- **Your task**
Each entry is to be output precisely as it appears.

(Stored data)
○ ○ ○
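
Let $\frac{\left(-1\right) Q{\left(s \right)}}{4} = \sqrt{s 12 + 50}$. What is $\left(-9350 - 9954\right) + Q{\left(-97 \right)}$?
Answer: $-19304 - 4 i \sqrt{1114} \approx -19304.0 - 133.51 i$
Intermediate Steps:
$Q{\left(s \right)} = - 4 \sqrt{50 + 12 s}$ ($Q{\left(s \right)} = - 4 \sqrt{s 12 + 50} = - 4 \sqrt{12 s + 50} = - 4 \sqrt{50 + 12 s}$)
$\left(-9350 - 9954\right) + Q{\left(-97 \right)} = \left(-9350 - 9954\right) - 4 \sqrt{50 + 12 \left(-97\right)} = -19304 - 4 \sqrt{50 - 1164} = -19304 - 4 \sqrt{-1114} = -19304 - 4 i \sqrt{1114}$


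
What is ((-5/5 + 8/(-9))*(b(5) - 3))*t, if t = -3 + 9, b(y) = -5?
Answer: 272/3 ≈ 90.667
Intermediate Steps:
t = 6
((-5/5 + 8/(-9))*(b(5) - 3))*t = ((-5/5 + 8/(-9))*(-5 - 3))*6 = ((-5*1/5 + 8*(-1/9))*(-8))*6 = ((-1 - 8/9)*(-8))*6 = -17/9*(-8)*6 = (136/9)*6 = 272/3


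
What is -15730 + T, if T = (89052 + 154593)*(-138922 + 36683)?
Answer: -24910036885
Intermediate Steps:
T = -24910021155 (T = 243645*(-102239) = -24910021155)
-15730 + T = -15730 - 24910021155 = -24910036885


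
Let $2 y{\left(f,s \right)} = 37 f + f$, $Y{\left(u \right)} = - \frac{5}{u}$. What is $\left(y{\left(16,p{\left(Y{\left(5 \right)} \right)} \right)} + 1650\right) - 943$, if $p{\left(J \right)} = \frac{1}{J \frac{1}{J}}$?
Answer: $1011$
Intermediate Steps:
$p{\left(J \right)} = 1$ ($p{\left(J \right)} = 1^{-1} = 1$)
$y{\left(f,s \right)} = 19 f$ ($y{\left(f,s \right)} = \frac{37 f + f}{2} = \frac{38 f}{2} = 19 f$)
$\left(y{\left(16,p{\left(Y{\left(5 \right)} \right)} \right)} + 1650\right) - 943 = \left(19 \cdot 16 + 1650\right) - 943 = \left(304 + 1650\right) - 943 = 1954 - 943 = 1011$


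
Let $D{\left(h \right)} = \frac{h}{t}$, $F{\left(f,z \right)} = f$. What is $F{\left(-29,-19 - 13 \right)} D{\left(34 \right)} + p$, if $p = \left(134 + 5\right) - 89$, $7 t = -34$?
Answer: $253$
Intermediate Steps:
$t = - \frac{34}{7}$ ($t = \frac{1}{7} \left(-34\right) = - \frac{34}{7} \approx -4.8571$)
$p = 50$ ($p = 139 - 89 = 50$)
$D{\left(h \right)} = - \frac{7 h}{34}$ ($D{\left(h \right)} = \frac{h}{- \frac{34}{7}} = h \left(- \frac{7}{34}\right) = - \frac{7 h}{34}$)
$F{\left(-29,-19 - 13 \right)} D{\left(34 \right)} + p = - 29 \left(\left(- \frac{7}{34}\right) 34\right) + 50 = \left(-29\right) \left(-7\right) + 50 = 203 + 50 = 253$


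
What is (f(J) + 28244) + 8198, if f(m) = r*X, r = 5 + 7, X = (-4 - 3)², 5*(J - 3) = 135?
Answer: 37030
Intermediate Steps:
J = 30 (J = 3 + (⅕)*135 = 3 + 27 = 30)
X = 49 (X = (-7)² = 49)
r = 12
f(m) = 588 (f(m) = 12*49 = 588)
(f(J) + 28244) + 8198 = (588 + 28244) + 8198 = 28832 + 8198 = 37030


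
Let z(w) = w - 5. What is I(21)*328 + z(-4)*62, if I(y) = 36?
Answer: 11250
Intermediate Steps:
z(w) = -5 + w
I(21)*328 + z(-4)*62 = 36*328 + (-5 - 4)*62 = 11808 - 9*62 = 11808 - 558 = 11250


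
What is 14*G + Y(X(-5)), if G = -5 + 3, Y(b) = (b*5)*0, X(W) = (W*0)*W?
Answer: -28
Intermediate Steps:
X(W) = 0 (X(W) = 0*W = 0)
Y(b) = 0 (Y(b) = (5*b)*0 = 0)
G = -2
14*G + Y(X(-5)) = 14*(-2) + 0 = -28 + 0 = -28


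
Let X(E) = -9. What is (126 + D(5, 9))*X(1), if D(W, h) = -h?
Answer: -1053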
○ ○ ○
- **Reply to the exercise**
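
Let $\frac{\left(-1\right) Q{\left(s \right)}}{4} = \sqrt{s 12 + 50}$. What is $\left(-9350 - 9954\right) + Q{\left(-97 \right)}$?
Answer: $-19304 - 4 i \sqrt{1114} \approx -19304.0 - 133.51 i$
Intermediate Steps:
$Q{\left(s \right)} = - 4 \sqrt{50 + 12 s}$ ($Q{\left(s \right)} = - 4 \sqrt{s 12 + 50} = - 4 \sqrt{12 s + 50} = - 4 \sqrt{50 + 12 s}$)
$\left(-9350 - 9954\right) + Q{\left(-97 \right)} = \left(-9350 - 9954\right) - 4 \sqrt{50 + 12 \left(-97\right)} = -19304 - 4 \sqrt{50 - 1164} = -19304 - 4 \sqrt{-1114} = -19304 - 4 i \sqrt{1114}$


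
What is ((-5/5 + 8/(-9))*(b(5) - 3))*t, if t = -3 + 9, b(y) = -5?
Answer: 272/3 ≈ 90.667
Intermediate Steps:
t = 6
((-5/5 + 8/(-9))*(b(5) - 3))*t = ((-5/5 + 8/(-9))*(-5 - 3))*6 = ((-5*1/5 + 8*(-1/9))*(-8))*6 = ((-1 - 8/9)*(-8))*6 = -17/9*(-8)*6 = (136/9)*6 = 272/3


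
What is -15730 + T, if T = (89052 + 154593)*(-138922 + 36683)?
Answer: -24910036885
Intermediate Steps:
T = -24910021155 (T = 243645*(-102239) = -24910021155)
-15730 + T = -15730 - 24910021155 = -24910036885


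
Let $2 y{\left(f,s \right)} = 37 f + f$, $Y{\left(u \right)} = - \frac{5}{u}$. What is $\left(y{\left(16,p{\left(Y{\left(5 \right)} \right)} \right)} + 1650\right) - 943$, if $p{\left(J \right)} = \frac{1}{J \frac{1}{J}}$?
Answer: $1011$
Intermediate Steps:
$p{\left(J \right)} = 1$ ($p{\left(J \right)} = 1^{-1} = 1$)
$y{\left(f,s \right)} = 19 f$ ($y{\left(f,s \right)} = \frac{37 f + f}{2} = \frac{38 f}{2} = 19 f$)
$\left(y{\left(16,p{\left(Y{\left(5 \right)} \right)} \right)} + 1650\right) - 943 = \left(19 \cdot 16 + 1650\right) - 943 = \left(304 + 1650\right) - 943 = 1954 - 943 = 1011$


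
Let $D{\left(h \right)} = \frac{h}{t}$, $F{\left(f,z \right)} = f$. What is $F{\left(-29,-19 - 13 \right)} D{\left(34 \right)} + p$, if $p = \left(134 + 5\right) - 89$, $7 t = -34$?
Answer: $253$
Intermediate Steps:
$t = - \frac{34}{7}$ ($t = \frac{1}{7} \left(-34\right) = - \frac{34}{7} \approx -4.8571$)
$p = 50$ ($p = 139 - 89 = 50$)
$D{\left(h \right)} = - \frac{7 h}{34}$ ($D{\left(h \right)} = \frac{h}{- \frac{34}{7}} = h \left(- \frac{7}{34}\right) = - \frac{7 h}{34}$)
$F{\left(-29,-19 - 13 \right)} D{\left(34 \right)} + p = - 29 \left(\left(- \frac{7}{34}\right) 34\right) + 50 = \left(-29\right) \left(-7\right) + 50 = 203 + 50 = 253$


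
What is (f(J) + 28244) + 8198, if f(m) = r*X, r = 5 + 7, X = (-4 - 3)², 5*(J - 3) = 135?
Answer: 37030
Intermediate Steps:
J = 30 (J = 3 + (⅕)*135 = 3 + 27 = 30)
X = 49 (X = (-7)² = 49)
r = 12
f(m) = 588 (f(m) = 12*49 = 588)
(f(J) + 28244) + 8198 = (588 + 28244) + 8198 = 28832 + 8198 = 37030


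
Let z(w) = w - 5. What is I(21)*328 + z(-4)*62, if I(y) = 36?
Answer: 11250
Intermediate Steps:
z(w) = -5 + w
I(21)*328 + z(-4)*62 = 36*328 + (-5 - 4)*62 = 11808 - 9*62 = 11808 - 558 = 11250


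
What is 14*G + Y(X(-5)), if G = -5 + 3, Y(b) = (b*5)*0, X(W) = (W*0)*W?
Answer: -28
Intermediate Steps:
X(W) = 0 (X(W) = 0*W = 0)
Y(b) = 0 (Y(b) = (5*b)*0 = 0)
G = -2
14*G + Y(X(-5)) = 14*(-2) + 0 = -28 + 0 = -28


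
Let X(E) = -9. What is (126 + D(5, 9))*X(1), if D(W, h) = -h?
Answer: -1053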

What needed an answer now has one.